Saved data entries
_____

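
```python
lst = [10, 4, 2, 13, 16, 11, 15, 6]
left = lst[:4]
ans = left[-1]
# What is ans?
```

lst has length 8. The slice lst[:4] selects indices [0, 1, 2, 3] (0->10, 1->4, 2->2, 3->13), giving [10, 4, 2, 13]. So left = [10, 4, 2, 13]. Then left[-1] = 13.

13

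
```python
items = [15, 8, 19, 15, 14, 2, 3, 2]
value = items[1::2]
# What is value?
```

items has length 8. The slice items[1::2] selects indices [1, 3, 5, 7] (1->8, 3->15, 5->2, 7->2), giving [8, 15, 2, 2].

[8, 15, 2, 2]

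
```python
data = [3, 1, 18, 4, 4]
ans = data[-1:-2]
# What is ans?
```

data has length 5. The slice data[-1:-2] resolves to an empty index range, so the result is [].

[]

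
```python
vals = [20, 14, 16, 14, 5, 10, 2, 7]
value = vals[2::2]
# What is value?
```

vals has length 8. The slice vals[2::2] selects indices [2, 4, 6] (2->16, 4->5, 6->2), giving [16, 5, 2].

[16, 5, 2]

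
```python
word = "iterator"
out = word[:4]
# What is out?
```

word has length 8. The slice word[:4] selects indices [0, 1, 2, 3] (0->'i', 1->'t', 2->'e', 3->'r'), giving 'iter'.

'iter'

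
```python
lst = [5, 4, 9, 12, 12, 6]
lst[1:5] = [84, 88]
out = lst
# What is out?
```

lst starts as [5, 4, 9, 12, 12, 6] (length 6). The slice lst[1:5] covers indices [1, 2, 3, 4] with values [4, 9, 12, 12]. Replacing that slice with [84, 88] (different length) produces [5, 84, 88, 6].

[5, 84, 88, 6]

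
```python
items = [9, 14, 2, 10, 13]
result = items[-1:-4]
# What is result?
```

items has length 5. The slice items[-1:-4] resolves to an empty index range, so the result is [].

[]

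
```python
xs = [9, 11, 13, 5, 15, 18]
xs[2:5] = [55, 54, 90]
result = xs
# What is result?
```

xs starts as [9, 11, 13, 5, 15, 18] (length 6). The slice xs[2:5] covers indices [2, 3, 4] with values [13, 5, 15]. Replacing that slice with [55, 54, 90] (same length) produces [9, 11, 55, 54, 90, 18].

[9, 11, 55, 54, 90, 18]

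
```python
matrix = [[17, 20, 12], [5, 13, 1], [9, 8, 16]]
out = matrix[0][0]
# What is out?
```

matrix[0] = [17, 20, 12]. Taking column 0 of that row yields 17.

17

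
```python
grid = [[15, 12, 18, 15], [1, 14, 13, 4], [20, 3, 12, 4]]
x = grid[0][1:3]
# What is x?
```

grid[0] = [15, 12, 18, 15]. grid[0] has length 4. The slice grid[0][1:3] selects indices [1, 2] (1->12, 2->18), giving [12, 18].

[12, 18]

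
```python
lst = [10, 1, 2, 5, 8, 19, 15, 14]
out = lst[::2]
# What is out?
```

lst has length 8. The slice lst[::2] selects indices [0, 2, 4, 6] (0->10, 2->2, 4->8, 6->15), giving [10, 2, 8, 15].

[10, 2, 8, 15]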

_____

- Work instructions
Return all of the entries exactly as they were supplied.

- Written response
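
```python
lst = [10, 4, 2, 13, 16, 11, 15, 6]
left = lst[:4]
ans = left[-1]
# What is ans?
```

lst has length 8. The slice lst[:4] selects indices [0, 1, 2, 3] (0->10, 1->4, 2->2, 3->13), giving [10, 4, 2, 13]. So left = [10, 4, 2, 13]. Then left[-1] = 13.

13

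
```python
items = [15, 8, 19, 15, 14, 2, 3, 2]
value = items[1::2]
# What is value?
```

items has length 8. The slice items[1::2] selects indices [1, 3, 5, 7] (1->8, 3->15, 5->2, 7->2), giving [8, 15, 2, 2].

[8, 15, 2, 2]

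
```python
data = [3, 1, 18, 4, 4]
ans = data[-1:-2]
# What is ans?
```

data has length 5. The slice data[-1:-2] resolves to an empty index range, so the result is [].

[]

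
```python
vals = [20, 14, 16, 14, 5, 10, 2, 7]
value = vals[2::2]
# What is value?
```

vals has length 8. The slice vals[2::2] selects indices [2, 4, 6] (2->16, 4->5, 6->2), giving [16, 5, 2].

[16, 5, 2]

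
```python
word = "iterator"
out = word[:4]
# What is out?
```

word has length 8. The slice word[:4] selects indices [0, 1, 2, 3] (0->'i', 1->'t', 2->'e', 3->'r'), giving 'iter'.

'iter'

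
```python
lst = [5, 4, 9, 12, 12, 6]
lst[1:5] = [84, 88]
out = lst
# What is out?
```

lst starts as [5, 4, 9, 12, 12, 6] (length 6). The slice lst[1:5] covers indices [1, 2, 3, 4] with values [4, 9, 12, 12]. Replacing that slice with [84, 88] (different length) produces [5, 84, 88, 6].

[5, 84, 88, 6]

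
```python
items = [9, 14, 2, 10, 13]
result = items[-1:-4]
# What is result?
```

items has length 5. The slice items[-1:-4] resolves to an empty index range, so the result is [].

[]

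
```python
xs = [9, 11, 13, 5, 15, 18]
xs[2:5] = [55, 54, 90]
result = xs
# What is result?
```

xs starts as [9, 11, 13, 5, 15, 18] (length 6). The slice xs[2:5] covers indices [2, 3, 4] with values [13, 5, 15]. Replacing that slice with [55, 54, 90] (same length) produces [9, 11, 55, 54, 90, 18].

[9, 11, 55, 54, 90, 18]

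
```python
matrix = [[17, 20, 12], [5, 13, 1], [9, 8, 16]]
out = matrix[0][0]
# What is out?
```

matrix[0] = [17, 20, 12]. Taking column 0 of that row yields 17.

17

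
```python
grid = [[15, 12, 18, 15], [1, 14, 13, 4], [20, 3, 12, 4]]
x = grid[0][1:3]
# What is x?
```

grid[0] = [15, 12, 18, 15]. grid[0] has length 4. The slice grid[0][1:3] selects indices [1, 2] (1->12, 2->18), giving [12, 18].

[12, 18]

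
```python
lst = [10, 1, 2, 5, 8, 19, 15, 14]
out = lst[::2]
# What is out?
```

lst has length 8. The slice lst[::2] selects indices [0, 2, 4, 6] (0->10, 2->2, 4->8, 6->15), giving [10, 2, 8, 15].

[10, 2, 8, 15]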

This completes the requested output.